- [Records to use]
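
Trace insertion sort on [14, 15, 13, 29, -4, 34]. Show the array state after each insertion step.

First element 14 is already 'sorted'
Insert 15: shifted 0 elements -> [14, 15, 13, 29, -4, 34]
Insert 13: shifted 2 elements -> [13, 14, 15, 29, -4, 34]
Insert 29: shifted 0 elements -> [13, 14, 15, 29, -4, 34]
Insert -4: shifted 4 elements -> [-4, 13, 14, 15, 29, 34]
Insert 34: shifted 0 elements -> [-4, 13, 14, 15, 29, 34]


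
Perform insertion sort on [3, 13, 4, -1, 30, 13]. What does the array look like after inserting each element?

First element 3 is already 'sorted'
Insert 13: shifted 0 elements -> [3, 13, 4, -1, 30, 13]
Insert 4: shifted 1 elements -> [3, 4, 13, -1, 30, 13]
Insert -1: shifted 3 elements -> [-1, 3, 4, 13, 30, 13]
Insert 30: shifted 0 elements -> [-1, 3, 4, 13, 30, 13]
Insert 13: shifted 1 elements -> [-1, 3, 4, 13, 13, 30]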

- [Problem to work on] Please transcribe all of the records, keeping every line exactly as it is.

- [Response below]
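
Trace insertion sort on [14, 15, 13, 29, -4, 34]. Show the array state after each insertion step.

First element 14 is already 'sorted'
Insert 15: shifted 0 elements -> [14, 15, 13, 29, -4, 34]
Insert 13: shifted 2 elements -> [13, 14, 15, 29, -4, 34]
Insert 29: shifted 0 elements -> [13, 14, 15, 29, -4, 34]
Insert -4: shifted 4 elements -> [-4, 13, 14, 15, 29, 34]
Insert 34: shifted 0 elements -> [-4, 13, 14, 15, 29, 34]


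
Perform insertion sort on [3, 13, 4, -1, 30, 13]. What does the array look like after inserting each element?

First element 3 is already 'sorted'
Insert 13: shifted 0 elements -> [3, 13, 4, -1, 30, 13]
Insert 4: shifted 1 elements -> [3, 4, 13, -1, 30, 13]
Insert -1: shifted 3 elements -> [-1, 3, 4, 13, 30, 13]
Insert 30: shifted 0 elements -> [-1, 3, 4, 13, 30, 13]
Insert 13: shifted 1 elements -> [-1, 3, 4, 13, 13, 30]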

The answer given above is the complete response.